PROBLEM STATEMENT -> A bare number is required: the count of lines in the material below that hold the word "right".
RECORDS FOR THIS EXERCISE below:
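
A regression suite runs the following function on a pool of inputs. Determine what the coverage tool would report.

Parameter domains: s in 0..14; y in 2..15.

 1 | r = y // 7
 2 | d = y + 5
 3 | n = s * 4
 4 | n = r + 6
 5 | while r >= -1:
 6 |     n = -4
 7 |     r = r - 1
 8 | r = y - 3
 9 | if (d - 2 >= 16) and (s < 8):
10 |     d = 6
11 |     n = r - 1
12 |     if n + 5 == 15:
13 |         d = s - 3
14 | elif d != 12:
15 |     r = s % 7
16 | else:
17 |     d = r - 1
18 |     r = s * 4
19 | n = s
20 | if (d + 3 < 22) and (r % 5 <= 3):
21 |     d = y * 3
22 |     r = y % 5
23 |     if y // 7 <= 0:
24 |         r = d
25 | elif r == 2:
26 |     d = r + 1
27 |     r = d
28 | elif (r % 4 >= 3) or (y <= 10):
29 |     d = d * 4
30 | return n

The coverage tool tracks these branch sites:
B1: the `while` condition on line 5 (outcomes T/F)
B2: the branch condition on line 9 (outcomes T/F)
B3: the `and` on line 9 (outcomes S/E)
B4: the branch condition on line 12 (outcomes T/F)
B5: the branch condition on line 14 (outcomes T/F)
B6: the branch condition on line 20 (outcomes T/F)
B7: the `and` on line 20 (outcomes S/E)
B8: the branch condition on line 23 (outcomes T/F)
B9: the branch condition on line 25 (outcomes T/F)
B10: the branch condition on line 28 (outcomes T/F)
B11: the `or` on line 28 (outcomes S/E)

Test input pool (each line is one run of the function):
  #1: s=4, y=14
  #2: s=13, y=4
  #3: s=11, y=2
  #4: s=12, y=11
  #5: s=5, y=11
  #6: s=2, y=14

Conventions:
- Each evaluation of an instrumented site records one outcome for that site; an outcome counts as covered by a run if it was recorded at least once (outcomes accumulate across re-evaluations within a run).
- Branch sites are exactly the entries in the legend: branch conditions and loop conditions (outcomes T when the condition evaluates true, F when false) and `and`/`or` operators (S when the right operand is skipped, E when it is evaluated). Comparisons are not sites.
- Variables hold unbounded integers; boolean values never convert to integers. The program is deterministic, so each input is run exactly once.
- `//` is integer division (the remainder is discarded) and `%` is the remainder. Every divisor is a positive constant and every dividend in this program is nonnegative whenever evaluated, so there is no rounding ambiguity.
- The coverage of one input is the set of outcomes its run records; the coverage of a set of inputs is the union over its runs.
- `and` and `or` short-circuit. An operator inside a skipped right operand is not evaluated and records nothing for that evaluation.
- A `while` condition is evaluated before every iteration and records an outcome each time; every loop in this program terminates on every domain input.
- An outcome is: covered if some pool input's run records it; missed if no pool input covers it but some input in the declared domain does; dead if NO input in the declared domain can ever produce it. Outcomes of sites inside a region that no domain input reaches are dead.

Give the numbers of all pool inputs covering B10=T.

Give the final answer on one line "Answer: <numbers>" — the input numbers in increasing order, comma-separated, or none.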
End of RECORDS FOR THIS EXERCISE.
RESPONSE TO THE TASK -> 2